§ Requirement:
Repeat exactly, and only, the lines of the entries below from the one with "What is √(J(1864)" through the one with "Answer: 172 + 13*√10 ≈ 213.11", both ends included.

══ Extracted data ══

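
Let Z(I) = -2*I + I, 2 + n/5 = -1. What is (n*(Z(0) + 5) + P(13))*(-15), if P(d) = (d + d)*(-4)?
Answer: 2685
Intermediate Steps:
n = -15 (n = -10 + 5*(-1) = -10 - 5 = -15)
Z(I) = -I
P(d) = -8*d (P(d) = (2*d)*(-4) = -8*d)
(n*(Z(0) + 5) + P(13))*(-15) = (-15*(-1*0 + 5) - 8*13)*(-15) = (-15*(0 + 5) - 104)*(-15) = (-15*5 - 104)*(-15) = (-75 - 104)*(-15) = -179*(-15) = 2685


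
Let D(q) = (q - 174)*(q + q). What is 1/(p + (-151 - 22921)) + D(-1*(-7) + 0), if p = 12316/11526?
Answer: -310855290727/132957778 ≈ -2338.0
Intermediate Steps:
p = 6158/5763 (p = 12316*(1/11526) = 6158/5763 ≈ 1.0685)
D(q) = 2*q*(-174 + q) (D(q) = (-174 + q)*(2*q) = 2*q*(-174 + q))
1/(p + (-151 - 22921)) + D(-1*(-7) + 0) = 1/(6158/5763 + (-151 - 22921)) + 2*(-1*(-7) + 0)*(-174 + (-1*(-7) + 0)) = 1/(6158/5763 - 23072) + 2*(7 + 0)*(-174 + (7 + 0)) = 1/(-132957778/5763) + 2*7*(-174 + 7) = -5763/132957778 + 2*7*(-167) = -5763/132957778 - 2338 = -310855290727/132957778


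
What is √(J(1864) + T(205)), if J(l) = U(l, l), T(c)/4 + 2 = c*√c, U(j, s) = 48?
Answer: 2*√(10 + 205*√205) ≈ 108.54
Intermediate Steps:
T(c) = -8 + 4*c^(3/2) (T(c) = -8 + 4*(c*√c) = -8 + 4*c^(3/2))
J(l) = 48
√(J(1864) + T(205)) = √(48 + (-8 + 4*205^(3/2))) = √(48 + (-8 + 4*(205*√205))) = √(48 + (-8 + 820*√205)) = √(40 + 820*√205)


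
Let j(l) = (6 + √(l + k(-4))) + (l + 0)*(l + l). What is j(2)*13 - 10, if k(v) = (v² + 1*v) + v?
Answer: 172 + 13*√10 ≈ 213.11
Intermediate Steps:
k(v) = v² + 2*v (k(v) = (v² + v) + v = (v + v²) + v = v² + 2*v)
j(l) = 6 + √(8 + l) + 2*l² (j(l) = (6 + √(l - 4*(2 - 4))) + (l + 0)*(l + l) = (6 + √(l - 4*(-2))) + l*(2*l) = (6 + √(l + 8)) + 2*l² = (6 + √(8 + l)) + 2*l² = 6 + √(8 + l) + 2*l²)
j(2)*13 - 10 = (6 + √(8 + 2) + 2*2²)*13 - 10 = (6 + √10 + 2*4)*13 - 10 = (6 + √10 + 8)*13 - 10 = (14 + √10)*13 - 10 = (182 + 13*√10) - 10 = 172 + 13*√10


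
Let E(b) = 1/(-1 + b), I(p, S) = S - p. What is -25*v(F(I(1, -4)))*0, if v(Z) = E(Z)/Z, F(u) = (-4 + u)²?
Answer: 0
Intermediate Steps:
v(Z) = 1/(Z*(-1 + Z)) (v(Z) = 1/((-1 + Z)*Z) = 1/(Z*(-1 + Z)))
-25*v(F(I(1, -4)))*0 = -25/(((-4 + (-4 - 1*1))²)*(-1 + (-4 + (-4 - 1*1))²))*0 = -25/(((-4 + (-4 - 1))²)*(-1 + (-4 + (-4 - 1))²))*0 = -25/(((-4 - 5)²)*(-1 + (-4 - 5)²))*0 = -25/(((-9)²)*(-1 + (-9)²))*0 = -25/(81*(-1 + 81))*0 = -25/(81*80)*0 = -25*1/6480*0 = -5/1296*0 = 0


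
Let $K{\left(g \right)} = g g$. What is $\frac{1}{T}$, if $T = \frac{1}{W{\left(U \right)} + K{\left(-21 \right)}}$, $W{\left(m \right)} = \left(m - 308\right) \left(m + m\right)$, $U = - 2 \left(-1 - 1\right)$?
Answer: $-1991$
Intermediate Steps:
$K{\left(g \right)} = g^{2}$
$U = 4$ ($U = \left(-2\right) \left(-2\right) = 4$)
$W{\left(m \right)} = 2 m \left(-308 + m\right)$ ($W{\left(m \right)} = \left(-308 + m\right) 2 m = 2 m \left(-308 + m\right)$)
$T = - \frac{1}{1991}$ ($T = \frac{1}{2 \cdot 4 \left(-308 + 4\right) + \left(-21\right)^{2}} = \frac{1}{2 \cdot 4 \left(-304\right) + 441} = \frac{1}{-2432 + 441} = \frac{1}{-1991} = - \frac{1}{1991} \approx -0.00050226$)
$\frac{1}{T} = \frac{1}{- \frac{1}{1991}} = -1991$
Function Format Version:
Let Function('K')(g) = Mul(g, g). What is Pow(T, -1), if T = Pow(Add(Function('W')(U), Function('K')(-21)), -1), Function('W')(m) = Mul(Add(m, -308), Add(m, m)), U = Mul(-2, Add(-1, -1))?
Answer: -1991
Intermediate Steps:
Function('K')(g) = Pow(g, 2)
U = 4 (U = Mul(-2, -2) = 4)
Function('W')(m) = Mul(2, m, Add(-308, m)) (Function('W')(m) = Mul(Add(-308, m), Mul(2, m)) = Mul(2, m, Add(-308, m)))
T = Rational(-1, 1991) (T = Pow(Add(Mul(2, 4, Add(-308, 4)), Pow(-21, 2)), -1) = Pow(Add(Mul(2, 4, -304), 441), -1) = Pow(Add(-2432, 441), -1) = Pow(-1991, -1) = Rational(-1, 1991) ≈ -0.00050226)
Pow(T, -1) = Pow(Rational(-1, 1991), -1) = -1991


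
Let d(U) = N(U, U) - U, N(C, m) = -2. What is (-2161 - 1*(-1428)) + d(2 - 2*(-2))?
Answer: -741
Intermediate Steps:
d(U) = -2 - U
(-2161 - 1*(-1428)) + d(2 - 2*(-2)) = (-2161 - 1*(-1428)) + (-2 - (2 - 2*(-2))) = (-2161 + 1428) + (-2 - (2 + 4)) = -733 + (-2 - 1*6) = -733 + (-2 - 6) = -733 - 8 = -741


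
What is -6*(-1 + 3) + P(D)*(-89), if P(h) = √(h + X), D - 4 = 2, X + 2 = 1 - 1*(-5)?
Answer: -12 - 89*√10 ≈ -293.44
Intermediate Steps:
X = 4 (X = -2 + (1 - 1*(-5)) = -2 + (1 + 5) = -2 + 6 = 4)
D = 6 (D = 4 + 2 = 6)
P(h) = √(4 + h) (P(h) = √(h + 4) = √(4 + h))
-6*(-1 + 3) + P(D)*(-89) = -6*(-1 + 3) + √(4 + 6)*(-89) = -6*2 + √10*(-89) = -12 - 89*√10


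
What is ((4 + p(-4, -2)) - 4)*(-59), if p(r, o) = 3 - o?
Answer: -295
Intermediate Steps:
((4 + p(-4, -2)) - 4)*(-59) = ((4 + (3 - 1*(-2))) - 4)*(-59) = ((4 + (3 + 2)) - 4)*(-59) = ((4 + 5) - 4)*(-59) = (9 - 4)*(-59) = 5*(-59) = -295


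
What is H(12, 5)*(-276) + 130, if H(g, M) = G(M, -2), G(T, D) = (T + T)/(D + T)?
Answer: -790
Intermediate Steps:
G(T, D) = 2*T/(D + T) (G(T, D) = (2*T)/(D + T) = 2*T/(D + T))
H(g, M) = 2*M/(-2 + M)
H(12, 5)*(-276) + 130 = (2*5/(-2 + 5))*(-276) + 130 = (2*5/3)*(-276) + 130 = (2*5*(⅓))*(-276) + 130 = (10/3)*(-276) + 130 = -920 + 130 = -790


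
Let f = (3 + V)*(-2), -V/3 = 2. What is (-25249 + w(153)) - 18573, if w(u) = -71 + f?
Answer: -43887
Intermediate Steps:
V = -6 (V = -3*2 = -6)
f = 6 (f = (3 - 6)*(-2) = -3*(-2) = 6)
w(u) = -65 (w(u) = -71 + 6 = -65)
(-25249 + w(153)) - 18573 = (-25249 - 65) - 18573 = -25314 - 18573 = -43887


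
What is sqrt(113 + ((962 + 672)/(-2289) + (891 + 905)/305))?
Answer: sqrt(57599098125555)/698145 ≈ 10.871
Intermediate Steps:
sqrt(113 + ((962 + 672)/(-2289) + (891 + 905)/305)) = sqrt(113 + (1634*(-1/2289) + 1796*(1/305))) = sqrt(113 + (-1634/2289 + 1796/305)) = sqrt(113 + 3612674/698145) = sqrt(82503059/698145) = sqrt(57599098125555)/698145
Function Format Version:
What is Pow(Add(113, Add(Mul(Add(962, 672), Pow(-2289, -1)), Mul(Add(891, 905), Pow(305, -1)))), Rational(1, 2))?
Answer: Mul(Rational(1, 698145), Pow(57599098125555, Rational(1, 2))) ≈ 10.871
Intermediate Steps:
Pow(Add(113, Add(Mul(Add(962, 672), Pow(-2289, -1)), Mul(Add(891, 905), Pow(305, -1)))), Rational(1, 2)) = Pow(Add(113, Add(Mul(1634, Rational(-1, 2289)), Mul(1796, Rational(1, 305)))), Rational(1, 2)) = Pow(Add(113, Add(Rational(-1634, 2289), Rational(1796, 305))), Rational(1, 2)) = Pow(Add(113, Rational(3612674, 698145)), Rational(1, 2)) = Pow(Rational(82503059, 698145), Rational(1, 2)) = Mul(Rational(1, 698145), Pow(57599098125555, Rational(1, 2)))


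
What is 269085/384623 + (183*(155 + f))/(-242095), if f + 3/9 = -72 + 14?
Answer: 11668030441/18623061037 ≈ 0.62654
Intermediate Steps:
f = -175/3 (f = -1/3 + (-72 + 14) = -1/3 - 58 = -175/3 ≈ -58.333)
269085/384623 + (183*(155 + f))/(-242095) = 269085/384623 + (183*(155 - 175/3))/(-242095) = 269085*(1/384623) + (183*(290/3))*(-1/242095) = 269085/384623 + 17690*(-1/242095) = 269085/384623 - 3538/48419 = 11668030441/18623061037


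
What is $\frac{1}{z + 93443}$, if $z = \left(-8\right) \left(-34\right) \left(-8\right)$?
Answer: $\frac{1}{91267} \approx 1.0957 \cdot 10^{-5}$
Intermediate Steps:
$z = -2176$ ($z = 272 \left(-8\right) = -2176$)
$\frac{1}{z + 93443} = \frac{1}{-2176 + 93443} = \frac{1}{91267}$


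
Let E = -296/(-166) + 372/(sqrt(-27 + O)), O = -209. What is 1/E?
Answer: 181189/59906045 + 640677*I*sqrt(59)/119812090 ≈ 0.0030246 + 0.041074*I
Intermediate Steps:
E = 148/83 - 186*I*sqrt(59)/59 (E = -296/(-166) + 372/(sqrt(-27 - 209)) = -296*(-1/166) + 372/(sqrt(-236)) = 148/83 + 372/((2*I*sqrt(59))) = 148/83 + 372*(-I*sqrt(59)/118) = 148/83 - 186*I*sqrt(59)/59 ≈ 1.7831 - 24.215*I)
1/E = 1/(148/83 - 186*I*sqrt(59)/59)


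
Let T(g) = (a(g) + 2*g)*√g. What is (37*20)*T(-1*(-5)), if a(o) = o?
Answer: 11100*√5 ≈ 24820.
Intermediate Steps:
T(g) = 3*g^(3/2) (T(g) = (g + 2*g)*√g = (3*g)*√g = 3*g^(3/2))
(37*20)*T(-1*(-5)) = (37*20)*(3*(-1*(-5))^(3/2)) = 740*(3*5^(3/2)) = 740*(3*(5*√5)) = 740*(15*√5) = 11100*√5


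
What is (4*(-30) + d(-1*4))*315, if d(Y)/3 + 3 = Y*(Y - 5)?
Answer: -6615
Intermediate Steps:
d(Y) = -9 + 3*Y*(-5 + Y) (d(Y) = -9 + 3*(Y*(Y - 5)) = -9 + 3*(Y*(-5 + Y)) = -9 + 3*Y*(-5 + Y))
(4*(-30) + d(-1*4))*315 = (4*(-30) + (-9 - (-15)*4 + 3*(-1*4)**2))*315 = (-120 + (-9 - 15*(-4) + 3*(-4)**2))*315 = (-120 + (-9 + 60 + 3*16))*315 = (-120 + (-9 + 60 + 48))*315 = (-120 + 99)*315 = -21*315 = -6615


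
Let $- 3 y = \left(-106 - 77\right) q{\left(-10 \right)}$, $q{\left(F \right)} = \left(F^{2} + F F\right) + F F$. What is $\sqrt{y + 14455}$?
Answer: $\sqrt{32755} \approx 180.98$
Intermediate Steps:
$q{\left(F \right)} = 3 F^{2}$ ($q{\left(F \right)} = \left(F^{2} + F^{2}\right) + F^{2} = 2 F^{2} + F^{2} = 3 F^{2}$)
$y = 18300$ ($y = - \frac{\left(-106 - 77\right) 3 \left(-10\right)^{2}}{3} = - \frac{\left(-183\right) 3 \cdot 100}{3} = - \frac{\left(-183\right) 300}{3} = \left(- \frac{1}{3}\right) \left(-54900\right) = 18300$)
$\sqrt{y + 14455} = \sqrt{18300 + 14455} = \sqrt{32755}$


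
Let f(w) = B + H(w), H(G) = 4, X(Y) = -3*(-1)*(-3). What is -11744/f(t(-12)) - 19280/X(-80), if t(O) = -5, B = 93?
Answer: 1764464/873 ≈ 2021.2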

═══

§ Exercise answer:
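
What is √(J(1864) + T(205)), if J(l) = U(l, l), T(c)/4 + 2 = c*√c, U(j, s) = 48?
Answer: 2*√(10 + 205*√205) ≈ 108.54
Intermediate Steps:
T(c) = -8 + 4*c^(3/2) (T(c) = -8 + 4*(c*√c) = -8 + 4*c^(3/2))
J(l) = 48
√(J(1864) + T(205)) = √(48 + (-8 + 4*205^(3/2))) = √(48 + (-8 + 4*(205*√205))) = √(48 + (-8 + 820*√205)) = √(40 + 820*√205)


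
Let j(l) = (6 + √(l + k(-4))) + (l + 0)*(l + l). What is j(2)*13 - 10, if k(v) = (v² + 1*v) + v?
Answer: 172 + 13*√10 ≈ 213.11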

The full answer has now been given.